ASSIGNMENT = All of the data needs to be printed again, exactly as written.

[Extracted records]
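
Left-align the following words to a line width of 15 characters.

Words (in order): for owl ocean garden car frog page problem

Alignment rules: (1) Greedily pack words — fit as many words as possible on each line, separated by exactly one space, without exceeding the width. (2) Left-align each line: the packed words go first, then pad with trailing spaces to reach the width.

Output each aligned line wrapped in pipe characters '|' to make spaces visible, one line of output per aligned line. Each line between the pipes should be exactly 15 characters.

Answer: |for owl ocean  |
|garden car frog|
|page problem   |

Derivation:
Line 1: ['for', 'owl', 'ocean'] (min_width=13, slack=2)
Line 2: ['garden', 'car', 'frog'] (min_width=15, slack=0)
Line 3: ['page', 'problem'] (min_width=12, slack=3)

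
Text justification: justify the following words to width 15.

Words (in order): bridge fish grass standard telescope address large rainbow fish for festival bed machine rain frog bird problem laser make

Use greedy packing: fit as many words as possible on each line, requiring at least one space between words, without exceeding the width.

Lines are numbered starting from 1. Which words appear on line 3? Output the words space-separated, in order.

Line 1: ['bridge', 'fish'] (min_width=11, slack=4)
Line 2: ['grass', 'standard'] (min_width=14, slack=1)
Line 3: ['telescope'] (min_width=9, slack=6)
Line 4: ['address', 'large'] (min_width=13, slack=2)
Line 5: ['rainbow', 'fish'] (min_width=12, slack=3)
Line 6: ['for', 'festival'] (min_width=12, slack=3)
Line 7: ['bed', 'machine'] (min_width=11, slack=4)
Line 8: ['rain', 'frog', 'bird'] (min_width=14, slack=1)
Line 9: ['problem', 'laser'] (min_width=13, slack=2)
Line 10: ['make'] (min_width=4, slack=11)

Answer: telescope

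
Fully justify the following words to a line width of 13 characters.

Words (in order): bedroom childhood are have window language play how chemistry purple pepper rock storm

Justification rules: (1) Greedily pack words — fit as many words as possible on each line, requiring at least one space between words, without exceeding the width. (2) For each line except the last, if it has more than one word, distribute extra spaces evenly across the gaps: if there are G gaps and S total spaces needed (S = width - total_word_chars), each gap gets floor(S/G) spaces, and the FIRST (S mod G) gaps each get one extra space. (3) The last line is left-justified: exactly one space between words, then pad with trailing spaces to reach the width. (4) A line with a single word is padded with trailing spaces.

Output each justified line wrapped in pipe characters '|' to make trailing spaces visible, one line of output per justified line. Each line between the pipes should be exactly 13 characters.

Answer: |bedroom      |
|childhood are|
|have   window|
|language play|
|how chemistry|
|purple pepper|
|rock storm   |

Derivation:
Line 1: ['bedroom'] (min_width=7, slack=6)
Line 2: ['childhood', 'are'] (min_width=13, slack=0)
Line 3: ['have', 'window'] (min_width=11, slack=2)
Line 4: ['language', 'play'] (min_width=13, slack=0)
Line 5: ['how', 'chemistry'] (min_width=13, slack=0)
Line 6: ['purple', 'pepper'] (min_width=13, slack=0)
Line 7: ['rock', 'storm'] (min_width=10, slack=3)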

ANSWER TO THIS TASK =
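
Left-align the following words to a line width of 15 characters.

Words (in order): for owl ocean garden car frog page problem

Alignment rules: (1) Greedily pack words — fit as many words as possible on each line, separated by exactly one space, without exceeding the width. (2) Left-align each line: the packed words go first, then pad with trailing spaces to reach the width.

Output each aligned line wrapped in pipe characters '|' to make spaces visible, one line of output per aligned line. Each line between the pipes should be exactly 15 characters.

Answer: |for owl ocean  |
|garden car frog|
|page problem   |

Derivation:
Line 1: ['for', 'owl', 'ocean'] (min_width=13, slack=2)
Line 2: ['garden', 'car', 'frog'] (min_width=15, slack=0)
Line 3: ['page', 'problem'] (min_width=12, slack=3)

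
Text justification: justify the following words to width 15.

Words (in order): bridge fish grass standard telescope address large rainbow fish for festival bed machine rain frog bird problem laser make

Use greedy packing: fit as many words as possible on each line, requiring at least one space between words, without exceeding the width.

Lines are numbered starting from 1. Which words appear on line 3? Output the words space-separated, in order.

Line 1: ['bridge', 'fish'] (min_width=11, slack=4)
Line 2: ['grass', 'standard'] (min_width=14, slack=1)
Line 3: ['telescope'] (min_width=9, slack=6)
Line 4: ['address', 'large'] (min_width=13, slack=2)
Line 5: ['rainbow', 'fish'] (min_width=12, slack=3)
Line 6: ['for', 'festival'] (min_width=12, slack=3)
Line 7: ['bed', 'machine'] (min_width=11, slack=4)
Line 8: ['rain', 'frog', 'bird'] (min_width=14, slack=1)
Line 9: ['problem', 'laser'] (min_width=13, slack=2)
Line 10: ['make'] (min_width=4, slack=11)

Answer: telescope

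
Fully justify the following words to a line width of 13 characters.

Words (in order): bedroom childhood are have window language play how chemistry purple pepper rock storm

Justification rules: (1) Greedily pack words — fit as many words as possible on each line, requiring at least one space between words, without exceeding the width. (2) For each line except the last, if it has more than one word, distribute extra spaces evenly across the gaps: if there are G gaps and S total spaces needed (S = width - total_word_chars), each gap gets floor(S/G) spaces, and the FIRST (S mod G) gaps each get one extra space. (3) The last line is left-justified: exactly one space between words, then pad with trailing spaces to reach the width. (4) A line with a single word is padded with trailing spaces.

Output each justified line wrapped in pipe characters '|' to make trailing spaces visible, one line of output per justified line. Each line between the pipes should be exactly 13 characters.

Answer: |bedroom      |
|childhood are|
|have   window|
|language play|
|how chemistry|
|purple pepper|
|rock storm   |

Derivation:
Line 1: ['bedroom'] (min_width=7, slack=6)
Line 2: ['childhood', 'are'] (min_width=13, slack=0)
Line 3: ['have', 'window'] (min_width=11, slack=2)
Line 4: ['language', 'play'] (min_width=13, slack=0)
Line 5: ['how', 'chemistry'] (min_width=13, slack=0)
Line 6: ['purple', 'pepper'] (min_width=13, slack=0)
Line 7: ['rock', 'storm'] (min_width=10, slack=3)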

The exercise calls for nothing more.